Top of Supplied data

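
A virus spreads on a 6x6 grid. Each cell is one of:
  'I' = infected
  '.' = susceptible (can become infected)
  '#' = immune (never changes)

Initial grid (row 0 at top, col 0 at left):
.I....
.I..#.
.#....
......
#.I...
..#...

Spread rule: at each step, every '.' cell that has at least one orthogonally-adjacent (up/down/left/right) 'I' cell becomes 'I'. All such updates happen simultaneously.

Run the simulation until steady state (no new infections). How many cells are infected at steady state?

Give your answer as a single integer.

Step 0 (initial): 3 infected
Step 1: +7 new -> 10 infected
Step 2: +9 new -> 19 infected
Step 3: +7 new -> 26 infected
Step 4: +4 new -> 30 infected
Step 5: +2 new -> 32 infected
Step 6: +0 new -> 32 infected

Answer: 32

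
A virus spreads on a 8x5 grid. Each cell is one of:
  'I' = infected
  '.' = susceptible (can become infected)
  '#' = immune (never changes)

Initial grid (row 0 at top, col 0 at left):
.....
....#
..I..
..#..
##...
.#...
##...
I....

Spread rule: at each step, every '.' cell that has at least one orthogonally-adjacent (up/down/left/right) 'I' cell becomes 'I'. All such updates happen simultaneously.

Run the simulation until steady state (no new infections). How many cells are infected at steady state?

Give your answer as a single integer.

Step 0 (initial): 2 infected
Step 1: +4 new -> 6 infected
Step 2: +8 new -> 14 infected
Step 3: +8 new -> 22 infected
Step 4: +8 new -> 30 infected
Step 5: +2 new -> 32 infected
Step 6: +0 new -> 32 infected

Answer: 32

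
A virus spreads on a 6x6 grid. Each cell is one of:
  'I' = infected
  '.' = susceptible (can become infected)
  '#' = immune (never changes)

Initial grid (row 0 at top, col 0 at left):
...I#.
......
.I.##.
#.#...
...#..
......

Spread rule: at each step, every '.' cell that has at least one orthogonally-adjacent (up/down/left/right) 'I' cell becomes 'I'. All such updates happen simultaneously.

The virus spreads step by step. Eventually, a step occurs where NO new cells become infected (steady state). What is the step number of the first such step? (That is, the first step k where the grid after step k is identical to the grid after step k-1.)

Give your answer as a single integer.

Answer: 8

Derivation:
Step 0 (initial): 2 infected
Step 1: +6 new -> 8 infected
Step 2: +5 new -> 13 infected
Step 3: +5 new -> 18 infected
Step 4: +4 new -> 22 infected
Step 5: +2 new -> 24 infected
Step 6: +3 new -> 27 infected
Step 7: +3 new -> 30 infected
Step 8: +0 new -> 30 infected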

Bottom of Supplied data

## The problem
Each record must be duplicated exactly, with none missing.

## Result of this task
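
A virus spreads on a 6x6 grid. Each cell is one of:
  'I' = infected
  '.' = susceptible (can become infected)
  '#' = immune (never changes)

Initial grid (row 0 at top, col 0 at left):
.I....
.I..#.
.#....
......
#.I...
..#...

Spread rule: at each step, every '.' cell that has at least one orthogonally-adjacent (up/down/left/right) 'I' cell becomes 'I'. All such updates happen simultaneously.

Run the simulation until steady state (no new infections). How many cells are infected at steady state?

Give your answer as a single integer.

Step 0 (initial): 3 infected
Step 1: +7 new -> 10 infected
Step 2: +9 new -> 19 infected
Step 3: +7 new -> 26 infected
Step 4: +4 new -> 30 infected
Step 5: +2 new -> 32 infected
Step 6: +0 new -> 32 infected

Answer: 32

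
A virus spreads on a 8x5 grid. Each cell is one of:
  'I' = infected
  '.' = susceptible (can become infected)
  '#' = immune (never changes)

Initial grid (row 0 at top, col 0 at left):
.....
....#
..I..
..#..
##...
.#...
##...
I....

Spread rule: at each step, every '.' cell that has at least one orthogonally-adjacent (up/down/left/right) 'I' cell becomes 'I'. All such updates happen simultaneously.

Run the simulation until steady state (no new infections). How many cells are infected at steady state?

Give your answer as a single integer.

Step 0 (initial): 2 infected
Step 1: +4 new -> 6 infected
Step 2: +8 new -> 14 infected
Step 3: +8 new -> 22 infected
Step 4: +8 new -> 30 infected
Step 5: +2 new -> 32 infected
Step 6: +0 new -> 32 infected

Answer: 32

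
A virus spreads on a 6x6 grid. Each cell is one of:
  'I' = infected
  '.' = susceptible (can become infected)
  '#' = immune (never changes)

Initial grid (row 0 at top, col 0 at left):
...I#.
......
.I.##.
#.#...
...#..
......

Spread rule: at each step, every '.' cell that has at least one orthogonally-adjacent (up/down/left/right) 'I' cell becomes 'I'. All such updates happen simultaneously.

The virus spreads step by step. Eventually, a step occurs where NO new cells become infected (steady state). What is the step number of the first such step? (That is, the first step k where the grid after step k is identical to the grid after step k-1.)

Give your answer as a single integer.

Answer: 8

Derivation:
Step 0 (initial): 2 infected
Step 1: +6 new -> 8 infected
Step 2: +5 new -> 13 infected
Step 3: +5 new -> 18 infected
Step 4: +4 new -> 22 infected
Step 5: +2 new -> 24 infected
Step 6: +3 new -> 27 infected
Step 7: +3 new -> 30 infected
Step 8: +0 new -> 30 infected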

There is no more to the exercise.